Each record below must be written out exactly as given.
··· Material to process
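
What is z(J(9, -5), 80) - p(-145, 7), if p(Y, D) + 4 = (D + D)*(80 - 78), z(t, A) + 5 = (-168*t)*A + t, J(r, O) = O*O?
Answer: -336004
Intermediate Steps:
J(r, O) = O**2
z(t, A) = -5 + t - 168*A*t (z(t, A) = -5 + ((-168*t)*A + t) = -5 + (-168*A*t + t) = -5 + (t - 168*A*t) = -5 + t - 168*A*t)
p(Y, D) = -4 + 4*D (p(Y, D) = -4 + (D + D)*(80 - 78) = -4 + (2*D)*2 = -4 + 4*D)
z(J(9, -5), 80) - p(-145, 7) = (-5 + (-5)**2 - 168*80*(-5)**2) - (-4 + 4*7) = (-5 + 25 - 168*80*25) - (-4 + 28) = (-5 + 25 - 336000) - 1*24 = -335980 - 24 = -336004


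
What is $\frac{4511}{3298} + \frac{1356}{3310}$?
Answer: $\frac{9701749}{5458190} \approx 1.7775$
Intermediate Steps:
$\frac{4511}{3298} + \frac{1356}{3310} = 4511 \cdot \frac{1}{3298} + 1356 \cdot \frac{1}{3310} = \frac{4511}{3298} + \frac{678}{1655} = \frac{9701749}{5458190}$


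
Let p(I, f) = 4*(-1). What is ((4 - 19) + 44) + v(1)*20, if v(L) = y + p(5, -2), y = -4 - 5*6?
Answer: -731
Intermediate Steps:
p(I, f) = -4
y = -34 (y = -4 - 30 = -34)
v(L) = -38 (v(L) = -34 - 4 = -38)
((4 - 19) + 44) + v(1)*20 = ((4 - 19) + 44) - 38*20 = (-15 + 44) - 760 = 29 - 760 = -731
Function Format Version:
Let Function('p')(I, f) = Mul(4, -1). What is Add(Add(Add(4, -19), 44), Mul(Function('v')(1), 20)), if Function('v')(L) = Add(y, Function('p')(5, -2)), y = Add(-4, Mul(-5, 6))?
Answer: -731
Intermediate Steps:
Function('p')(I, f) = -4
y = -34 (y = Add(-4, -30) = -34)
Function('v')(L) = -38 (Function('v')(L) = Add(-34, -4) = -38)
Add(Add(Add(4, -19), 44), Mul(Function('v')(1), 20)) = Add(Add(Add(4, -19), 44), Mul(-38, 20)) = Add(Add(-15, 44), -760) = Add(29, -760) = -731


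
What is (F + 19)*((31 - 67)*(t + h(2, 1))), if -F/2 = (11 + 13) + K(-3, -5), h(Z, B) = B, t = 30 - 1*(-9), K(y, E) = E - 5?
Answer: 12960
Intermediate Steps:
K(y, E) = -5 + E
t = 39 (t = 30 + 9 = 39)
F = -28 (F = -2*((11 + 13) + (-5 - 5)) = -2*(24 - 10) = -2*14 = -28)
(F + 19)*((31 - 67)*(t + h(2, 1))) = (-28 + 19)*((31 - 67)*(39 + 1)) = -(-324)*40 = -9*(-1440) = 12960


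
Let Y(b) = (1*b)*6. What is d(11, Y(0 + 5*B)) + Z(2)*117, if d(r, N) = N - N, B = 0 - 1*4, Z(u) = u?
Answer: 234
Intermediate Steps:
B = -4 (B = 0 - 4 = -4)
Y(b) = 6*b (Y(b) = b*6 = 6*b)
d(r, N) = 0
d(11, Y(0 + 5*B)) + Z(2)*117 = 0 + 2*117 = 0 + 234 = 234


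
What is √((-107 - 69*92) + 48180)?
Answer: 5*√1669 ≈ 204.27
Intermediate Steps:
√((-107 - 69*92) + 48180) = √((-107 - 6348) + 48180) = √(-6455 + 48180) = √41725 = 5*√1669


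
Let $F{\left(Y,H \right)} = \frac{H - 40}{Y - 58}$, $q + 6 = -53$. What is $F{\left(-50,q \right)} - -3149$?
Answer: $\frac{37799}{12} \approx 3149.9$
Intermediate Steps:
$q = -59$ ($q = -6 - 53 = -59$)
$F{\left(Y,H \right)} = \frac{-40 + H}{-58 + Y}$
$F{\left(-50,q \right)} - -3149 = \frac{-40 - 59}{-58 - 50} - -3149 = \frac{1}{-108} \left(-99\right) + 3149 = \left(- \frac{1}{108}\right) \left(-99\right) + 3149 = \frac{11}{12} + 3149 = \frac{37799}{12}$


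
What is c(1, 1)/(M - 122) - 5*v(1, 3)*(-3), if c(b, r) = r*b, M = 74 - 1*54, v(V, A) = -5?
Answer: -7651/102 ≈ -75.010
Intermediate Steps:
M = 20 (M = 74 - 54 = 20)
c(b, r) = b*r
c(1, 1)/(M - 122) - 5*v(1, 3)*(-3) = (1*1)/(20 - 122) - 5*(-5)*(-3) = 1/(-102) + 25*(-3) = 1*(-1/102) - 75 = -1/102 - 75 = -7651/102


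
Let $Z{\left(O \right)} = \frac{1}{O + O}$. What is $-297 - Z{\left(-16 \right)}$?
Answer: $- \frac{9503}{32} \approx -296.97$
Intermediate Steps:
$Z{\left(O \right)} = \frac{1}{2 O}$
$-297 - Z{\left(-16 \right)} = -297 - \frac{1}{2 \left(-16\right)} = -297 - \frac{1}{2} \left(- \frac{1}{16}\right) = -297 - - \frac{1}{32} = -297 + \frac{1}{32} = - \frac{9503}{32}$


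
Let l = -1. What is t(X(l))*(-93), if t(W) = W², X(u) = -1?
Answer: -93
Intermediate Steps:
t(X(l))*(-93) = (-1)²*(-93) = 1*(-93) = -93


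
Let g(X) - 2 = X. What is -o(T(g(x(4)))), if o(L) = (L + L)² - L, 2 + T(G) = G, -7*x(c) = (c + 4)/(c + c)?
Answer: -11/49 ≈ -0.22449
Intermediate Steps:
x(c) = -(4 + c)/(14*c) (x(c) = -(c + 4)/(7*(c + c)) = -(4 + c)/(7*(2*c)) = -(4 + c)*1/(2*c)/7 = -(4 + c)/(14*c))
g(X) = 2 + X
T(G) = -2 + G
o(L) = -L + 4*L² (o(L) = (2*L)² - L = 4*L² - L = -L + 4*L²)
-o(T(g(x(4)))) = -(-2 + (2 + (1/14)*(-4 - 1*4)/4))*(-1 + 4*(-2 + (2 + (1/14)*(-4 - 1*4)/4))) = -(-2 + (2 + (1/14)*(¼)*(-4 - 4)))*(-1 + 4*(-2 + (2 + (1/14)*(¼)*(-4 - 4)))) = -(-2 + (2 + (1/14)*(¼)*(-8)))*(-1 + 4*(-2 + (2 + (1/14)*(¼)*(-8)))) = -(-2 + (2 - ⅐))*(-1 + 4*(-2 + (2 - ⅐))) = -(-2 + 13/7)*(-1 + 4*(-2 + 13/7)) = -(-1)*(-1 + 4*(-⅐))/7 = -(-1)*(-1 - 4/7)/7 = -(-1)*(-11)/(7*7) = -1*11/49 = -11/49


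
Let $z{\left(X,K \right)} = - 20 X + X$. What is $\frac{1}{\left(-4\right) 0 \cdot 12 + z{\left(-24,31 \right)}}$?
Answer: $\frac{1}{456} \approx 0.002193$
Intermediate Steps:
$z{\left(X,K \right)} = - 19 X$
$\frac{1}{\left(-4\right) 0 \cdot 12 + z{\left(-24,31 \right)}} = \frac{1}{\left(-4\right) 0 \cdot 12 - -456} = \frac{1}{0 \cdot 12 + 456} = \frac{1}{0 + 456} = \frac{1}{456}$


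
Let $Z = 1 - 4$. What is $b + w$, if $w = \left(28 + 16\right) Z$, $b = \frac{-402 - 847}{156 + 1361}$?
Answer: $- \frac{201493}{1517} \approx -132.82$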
······
**Solution to this problem**
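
What is z(J(9, -5), 80) - p(-145, 7), if p(Y, D) + 4 = (D + D)*(80 - 78), z(t, A) + 5 = (-168*t)*A + t, J(r, O) = O*O?
Answer: -336004
Intermediate Steps:
J(r, O) = O**2
z(t, A) = -5 + t - 168*A*t (z(t, A) = -5 + ((-168*t)*A + t) = -5 + (-168*A*t + t) = -5 + (t - 168*A*t) = -5 + t - 168*A*t)
p(Y, D) = -4 + 4*D (p(Y, D) = -4 + (D + D)*(80 - 78) = -4 + (2*D)*2 = -4 + 4*D)
z(J(9, -5), 80) - p(-145, 7) = (-5 + (-5)**2 - 168*80*(-5)**2) - (-4 + 4*7) = (-5 + 25 - 168*80*25) - (-4 + 28) = (-5 + 25 - 336000) - 1*24 = -335980 - 24 = -336004


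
What is $\frac{4511}{3298} + \frac{1356}{3310}$?
Answer: $\frac{9701749}{5458190} \approx 1.7775$
Intermediate Steps:
$\frac{4511}{3298} + \frac{1356}{3310} = 4511 \cdot \frac{1}{3298} + 1356 \cdot \frac{1}{3310} = \frac{4511}{3298} + \frac{678}{1655} = \frac{9701749}{5458190}$


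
Let p(I, f) = 4*(-1). What is ((4 - 19) + 44) + v(1)*20, if v(L) = y + p(5, -2), y = -4 - 5*6?
Answer: -731
Intermediate Steps:
p(I, f) = -4
y = -34 (y = -4 - 30 = -34)
v(L) = -38 (v(L) = -34 - 4 = -38)
((4 - 19) + 44) + v(1)*20 = ((4 - 19) + 44) - 38*20 = (-15 + 44) - 760 = 29 - 760 = -731
Function Format Version:
Let Function('p')(I, f) = Mul(4, -1). What is Add(Add(Add(4, -19), 44), Mul(Function('v')(1), 20)), if Function('v')(L) = Add(y, Function('p')(5, -2)), y = Add(-4, Mul(-5, 6))?
Answer: -731
Intermediate Steps:
Function('p')(I, f) = -4
y = -34 (y = Add(-4, -30) = -34)
Function('v')(L) = -38 (Function('v')(L) = Add(-34, -4) = -38)
Add(Add(Add(4, -19), 44), Mul(Function('v')(1), 20)) = Add(Add(Add(4, -19), 44), Mul(-38, 20)) = Add(Add(-15, 44), -760) = Add(29, -760) = -731


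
What is (F + 19)*((31 - 67)*(t + h(2, 1))), if -F/2 = (11 + 13) + K(-3, -5), h(Z, B) = B, t = 30 - 1*(-9), K(y, E) = E - 5?
Answer: 12960
Intermediate Steps:
K(y, E) = -5 + E
t = 39 (t = 30 + 9 = 39)
F = -28 (F = -2*((11 + 13) + (-5 - 5)) = -2*(24 - 10) = -2*14 = -28)
(F + 19)*((31 - 67)*(t + h(2, 1))) = (-28 + 19)*((31 - 67)*(39 + 1)) = -(-324)*40 = -9*(-1440) = 12960


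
Let Y(b) = (1*b)*6. What is d(11, Y(0 + 5*B)) + Z(2)*117, if d(r, N) = N - N, B = 0 - 1*4, Z(u) = u?
Answer: 234
Intermediate Steps:
B = -4 (B = 0 - 4 = -4)
Y(b) = 6*b (Y(b) = b*6 = 6*b)
d(r, N) = 0
d(11, Y(0 + 5*B)) + Z(2)*117 = 0 + 2*117 = 0 + 234 = 234


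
What is √((-107 - 69*92) + 48180)?
Answer: 5*√1669 ≈ 204.27
Intermediate Steps:
√((-107 - 69*92) + 48180) = √((-107 - 6348) + 48180) = √(-6455 + 48180) = √41725 = 5*√1669


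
Let $F{\left(Y,H \right)} = \frac{H - 40}{Y - 58}$, $q + 6 = -53$. What is $F{\left(-50,q \right)} - -3149$?
Answer: $\frac{37799}{12} \approx 3149.9$
Intermediate Steps:
$q = -59$ ($q = -6 - 53 = -59$)
$F{\left(Y,H \right)} = \frac{-40 + H}{-58 + Y}$
$F{\left(-50,q \right)} - -3149 = \frac{-40 - 59}{-58 - 50} - -3149 = \frac{1}{-108} \left(-99\right) + 3149 = \left(- \frac{1}{108}\right) \left(-99\right) + 3149 = \frac{11}{12} + 3149 = \frac{37799}{12}$


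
What is c(1, 1)/(M - 122) - 5*v(1, 3)*(-3), if c(b, r) = r*b, M = 74 - 1*54, v(V, A) = -5?
Answer: -7651/102 ≈ -75.010
Intermediate Steps:
M = 20 (M = 74 - 54 = 20)
c(b, r) = b*r
c(1, 1)/(M - 122) - 5*v(1, 3)*(-3) = (1*1)/(20 - 122) - 5*(-5)*(-3) = 1/(-102) + 25*(-3) = 1*(-1/102) - 75 = -1/102 - 75 = -7651/102


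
Let $Z{\left(O \right)} = \frac{1}{O + O}$. What is $-297 - Z{\left(-16 \right)}$?
Answer: $- \frac{9503}{32} \approx -296.97$
Intermediate Steps:
$Z{\left(O \right)} = \frac{1}{2 O}$
$-297 - Z{\left(-16 \right)} = -297 - \frac{1}{2 \left(-16\right)} = -297 - \frac{1}{2} \left(- \frac{1}{16}\right) = -297 - - \frac{1}{32} = -297 + \frac{1}{32} = - \frac{9503}{32}$


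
Let l = -1. What is t(X(l))*(-93), if t(W) = W², X(u) = -1?
Answer: -93
Intermediate Steps:
t(X(l))*(-93) = (-1)²*(-93) = 1*(-93) = -93


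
Let g(X) - 2 = X. What is -o(T(g(x(4)))), if o(L) = (L + L)² - L, 2 + T(G) = G, -7*x(c) = (c + 4)/(c + c)?
Answer: -11/49 ≈ -0.22449
Intermediate Steps:
x(c) = -(4 + c)/(14*c) (x(c) = -(c + 4)/(7*(c + c)) = -(4 + c)/(7*(2*c)) = -(4 + c)*1/(2*c)/7 = -(4 + c)/(14*c))
g(X) = 2 + X
T(G) = -2 + G
o(L) = -L + 4*L² (o(L) = (2*L)² - L = 4*L² - L = -L + 4*L²)
-o(T(g(x(4)))) = -(-2 + (2 + (1/14)*(-4 - 1*4)/4))*(-1 + 4*(-2 + (2 + (1/14)*(-4 - 1*4)/4))) = -(-2 + (2 + (1/14)*(¼)*(-4 - 4)))*(-1 + 4*(-2 + (2 + (1/14)*(¼)*(-4 - 4)))) = -(-2 + (2 + (1/14)*(¼)*(-8)))*(-1 + 4*(-2 + (2 + (1/14)*(¼)*(-8)))) = -(-2 + (2 - ⅐))*(-1 + 4*(-2 + (2 - ⅐))) = -(-2 + 13/7)*(-1 + 4*(-2 + 13/7)) = -(-1)*(-1 + 4*(-⅐))/7 = -(-1)*(-1 - 4/7)/7 = -(-1)*(-11)/(7*7) = -1*11/49 = -11/49


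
Let $z{\left(X,K \right)} = - 20 X + X$. What is $\frac{1}{\left(-4\right) 0 \cdot 12 + z{\left(-24,31 \right)}}$?
Answer: $\frac{1}{456} \approx 0.002193$
Intermediate Steps:
$z{\left(X,K \right)} = - 19 X$
$\frac{1}{\left(-4\right) 0 \cdot 12 + z{\left(-24,31 \right)}} = \frac{1}{\left(-4\right) 0 \cdot 12 - -456} = \frac{1}{0 \cdot 12 + 456} = \frac{1}{0 + 456} = \frac{1}{456}$


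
Let $Z = 1 - 4$. What is $b + w$, if $w = \left(28 + 16\right) Z$, $b = \frac{-402 - 847}{156 + 1361}$?
Answer: $- \frac{201493}{1517} \approx -132.82$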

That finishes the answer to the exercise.